----- DATA SHOWN -----

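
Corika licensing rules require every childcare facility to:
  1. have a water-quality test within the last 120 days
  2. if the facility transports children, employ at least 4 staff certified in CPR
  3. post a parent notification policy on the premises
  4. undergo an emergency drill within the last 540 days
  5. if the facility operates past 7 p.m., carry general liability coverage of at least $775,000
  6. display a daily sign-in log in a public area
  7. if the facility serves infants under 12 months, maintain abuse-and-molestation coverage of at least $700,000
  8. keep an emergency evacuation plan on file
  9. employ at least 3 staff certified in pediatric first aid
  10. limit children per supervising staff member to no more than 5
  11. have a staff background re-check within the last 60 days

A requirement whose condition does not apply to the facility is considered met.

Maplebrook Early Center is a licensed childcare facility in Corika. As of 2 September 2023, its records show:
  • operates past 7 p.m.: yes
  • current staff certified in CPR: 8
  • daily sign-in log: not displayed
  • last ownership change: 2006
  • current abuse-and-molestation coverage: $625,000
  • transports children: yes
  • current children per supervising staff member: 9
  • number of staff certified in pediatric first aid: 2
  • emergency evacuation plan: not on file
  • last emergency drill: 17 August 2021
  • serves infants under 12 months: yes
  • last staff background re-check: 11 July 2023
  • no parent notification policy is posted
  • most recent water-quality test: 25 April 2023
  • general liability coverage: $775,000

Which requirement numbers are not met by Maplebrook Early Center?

1, 3, 4, 6, 7, 8, 9, 10

1. water-quality test 130 days ago vs limit 120 → not met
2. condition 'transports children' holds; staff certified in CPR 8 ≥ 4 → met
3. parent notification policy absent → not met
4. emergency drill 746 days ago vs limit 540 → not met
5. condition 'operates past 7 p.m.' holds; general liability coverage $775,000 ≥ $775,000 → met
6. daily sign-in log absent → not met
7. condition 'serves infants under 12 months' holds; abuse-and-molestation coverage $625,000 < $700,000 → not met
8. emergency evacuation plan absent → not met
9. staff certified in pediatric first aid 2 < 3 → not met
10. children per supervising staff member 9 > 5 → not met
11. staff background re-check 53 days ago vs limit 60 → met
Not met: 1, 3, 4, 6, 7, 8, 9, 10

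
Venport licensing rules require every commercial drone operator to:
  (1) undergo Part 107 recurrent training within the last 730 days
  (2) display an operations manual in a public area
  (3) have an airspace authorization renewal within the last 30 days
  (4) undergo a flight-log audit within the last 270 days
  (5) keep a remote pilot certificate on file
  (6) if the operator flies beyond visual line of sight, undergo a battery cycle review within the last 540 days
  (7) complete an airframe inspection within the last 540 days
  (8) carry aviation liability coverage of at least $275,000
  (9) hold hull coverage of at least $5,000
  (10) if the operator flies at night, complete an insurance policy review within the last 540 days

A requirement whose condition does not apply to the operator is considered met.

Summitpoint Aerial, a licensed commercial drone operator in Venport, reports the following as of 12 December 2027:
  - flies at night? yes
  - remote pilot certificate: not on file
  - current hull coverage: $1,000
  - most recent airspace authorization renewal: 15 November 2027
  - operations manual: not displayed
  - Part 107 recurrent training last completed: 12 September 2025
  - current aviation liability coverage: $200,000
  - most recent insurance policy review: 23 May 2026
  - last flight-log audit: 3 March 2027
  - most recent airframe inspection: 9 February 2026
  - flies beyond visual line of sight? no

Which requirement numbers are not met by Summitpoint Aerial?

1, 2, 4, 5, 7, 8, 9, 10

1. Part 107 recurrent training 821 days ago vs limit 730 → not met
2. operations manual absent → not met
3. airspace authorization renewal 27 days ago vs limit 30 → met
4. flight-log audit 284 days ago vs limit 270 → not met
5. remote pilot certificate absent → not met
6. condition 'flies beyond visual line of sight' does not hold → requirement n/a → met
7. airframe inspection 671 days ago vs limit 540 → not met
8. aviation liability coverage $200,000 < $275,000 → not met
9. hull coverage $1,000 < $5,000 → not met
10. condition 'flies at night' holds; insurance policy review 568 days ago vs limit 540 → not met
Not met: 1, 2, 4, 5, 7, 8, 9, 10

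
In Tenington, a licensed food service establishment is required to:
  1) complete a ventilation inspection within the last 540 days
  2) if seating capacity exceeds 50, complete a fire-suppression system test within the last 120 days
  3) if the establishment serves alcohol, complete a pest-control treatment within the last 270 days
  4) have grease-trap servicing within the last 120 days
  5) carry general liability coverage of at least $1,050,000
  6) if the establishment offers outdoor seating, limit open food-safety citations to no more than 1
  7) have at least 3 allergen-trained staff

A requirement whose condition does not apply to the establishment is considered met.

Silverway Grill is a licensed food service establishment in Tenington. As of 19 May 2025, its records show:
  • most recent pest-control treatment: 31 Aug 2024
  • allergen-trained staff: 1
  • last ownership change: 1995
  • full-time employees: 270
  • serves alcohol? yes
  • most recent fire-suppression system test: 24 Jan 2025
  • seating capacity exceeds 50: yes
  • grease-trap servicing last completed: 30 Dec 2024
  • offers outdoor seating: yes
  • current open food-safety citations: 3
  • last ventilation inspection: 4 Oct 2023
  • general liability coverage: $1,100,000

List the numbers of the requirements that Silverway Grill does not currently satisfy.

1, 4, 6, 7

1. ventilation inspection 593 days ago vs limit 540 → not met
2. condition 'seating capacity exceeds 50' holds; fire-suppression system test 115 days ago vs limit 120 → met
3. condition 'serves alcohol' holds; pest-control treatment 261 days ago vs limit 270 → met
4. grease-trap servicing 140 days ago vs limit 120 → not met
5. general liability coverage $1,100,000 ≥ $1,050,000 → met
6. condition 'offers outdoor seating' holds; open food-safety citations 3 > 1 → not met
7. allergen-trained staff 1 < 3 → not met
Not met: 1, 4, 6, 7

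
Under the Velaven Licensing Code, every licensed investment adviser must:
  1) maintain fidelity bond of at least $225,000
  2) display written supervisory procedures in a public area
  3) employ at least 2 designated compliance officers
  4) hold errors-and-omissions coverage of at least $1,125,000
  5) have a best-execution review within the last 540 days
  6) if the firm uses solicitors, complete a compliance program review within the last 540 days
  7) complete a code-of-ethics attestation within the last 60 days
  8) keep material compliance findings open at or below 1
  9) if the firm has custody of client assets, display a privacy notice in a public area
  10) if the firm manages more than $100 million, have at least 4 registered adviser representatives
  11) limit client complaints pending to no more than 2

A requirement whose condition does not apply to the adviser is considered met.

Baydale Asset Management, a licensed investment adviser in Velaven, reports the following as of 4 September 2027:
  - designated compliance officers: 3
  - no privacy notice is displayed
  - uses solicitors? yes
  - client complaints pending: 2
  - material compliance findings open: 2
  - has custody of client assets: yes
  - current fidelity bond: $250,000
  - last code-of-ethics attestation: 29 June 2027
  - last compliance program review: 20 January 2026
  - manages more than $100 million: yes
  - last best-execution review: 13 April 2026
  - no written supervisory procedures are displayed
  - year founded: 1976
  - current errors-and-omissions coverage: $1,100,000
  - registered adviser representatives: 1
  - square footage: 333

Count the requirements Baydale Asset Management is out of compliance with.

7

1. fidelity bond $250,000 ≥ $225,000 → met
2. written supervisory procedures absent → not met
3. designated compliance officers 3 ≥ 2 → met
4. errors-and-omissions coverage $1,100,000 < $1,125,000 → not met
5. best-execution review 509 days ago vs limit 540 → met
6. condition 'uses solicitors' holds; compliance program review 592 days ago vs limit 540 → not met
7. code-of-ethics attestation 67 days ago vs limit 60 → not met
8. material compliance findings open 2 > 1 → not met
9. condition 'has custody of client assets' holds; privacy notice absent → not met
10. condition 'manages more than $100 million' holds; registered adviser representatives 1 < 4 → not met
11. client complaints pending 2 ≤ 2 → met
Not met: 7 of 11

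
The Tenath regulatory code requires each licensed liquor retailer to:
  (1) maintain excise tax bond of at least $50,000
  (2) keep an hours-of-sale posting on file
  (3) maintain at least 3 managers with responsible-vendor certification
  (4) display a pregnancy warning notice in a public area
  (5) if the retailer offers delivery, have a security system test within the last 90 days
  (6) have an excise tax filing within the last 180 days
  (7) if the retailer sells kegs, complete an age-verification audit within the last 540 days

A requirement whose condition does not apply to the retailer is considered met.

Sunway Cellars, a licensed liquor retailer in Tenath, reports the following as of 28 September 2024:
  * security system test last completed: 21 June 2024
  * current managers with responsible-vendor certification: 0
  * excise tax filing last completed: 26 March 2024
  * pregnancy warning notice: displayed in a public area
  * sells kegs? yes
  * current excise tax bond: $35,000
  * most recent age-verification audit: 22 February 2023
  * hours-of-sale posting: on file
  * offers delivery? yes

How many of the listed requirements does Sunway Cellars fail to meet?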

-----

# [PROBLEM REQUIREMENTS]
Look through the data above and return exactly the lines from the one that contains "- flies at night? yes" to the one that contains "1) complete a", inclusive, with nothing else.

# [ANSWER TO THIS EXERCISE]
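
  - flies at night? yes
  - remote pilot certificate: not on file
  - current hull coverage: $1,000
  - most recent airspace authorization renewal: 15 November 2027
  - operations manual: not displayed
  - Part 107 recurrent training last completed: 12 September 2025
  - current aviation liability coverage: $200,000
  - most recent insurance policy review: 23 May 2026
  - last flight-log audit: 3 March 2027
  - most recent airframe inspection: 9 February 2026
  - flies beyond visual line of sight? no

Which requirement numbers are not met by Summitpoint Aerial?

1, 2, 4, 5, 7, 8, 9, 10

1. Part 107 recurrent training 821 days ago vs limit 730 → not met
2. operations manual absent → not met
3. airspace authorization renewal 27 days ago vs limit 30 → met
4. flight-log audit 284 days ago vs limit 270 → not met
5. remote pilot certificate absent → not met
6. condition 'flies beyond visual line of sight' does not hold → requirement n/a → met
7. airframe inspection 671 days ago vs limit 540 → not met
8. aviation liability coverage $200,000 < $275,000 → not met
9. hull coverage $1,000 < $5,000 → not met
10. condition 'flies at night' holds; insurance policy review 568 days ago vs limit 540 → not met
Not met: 1, 2, 4, 5, 7, 8, 9, 10

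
In Tenington, a licensed food service establishment is required to:
  1) complete a ventilation inspection within the last 540 days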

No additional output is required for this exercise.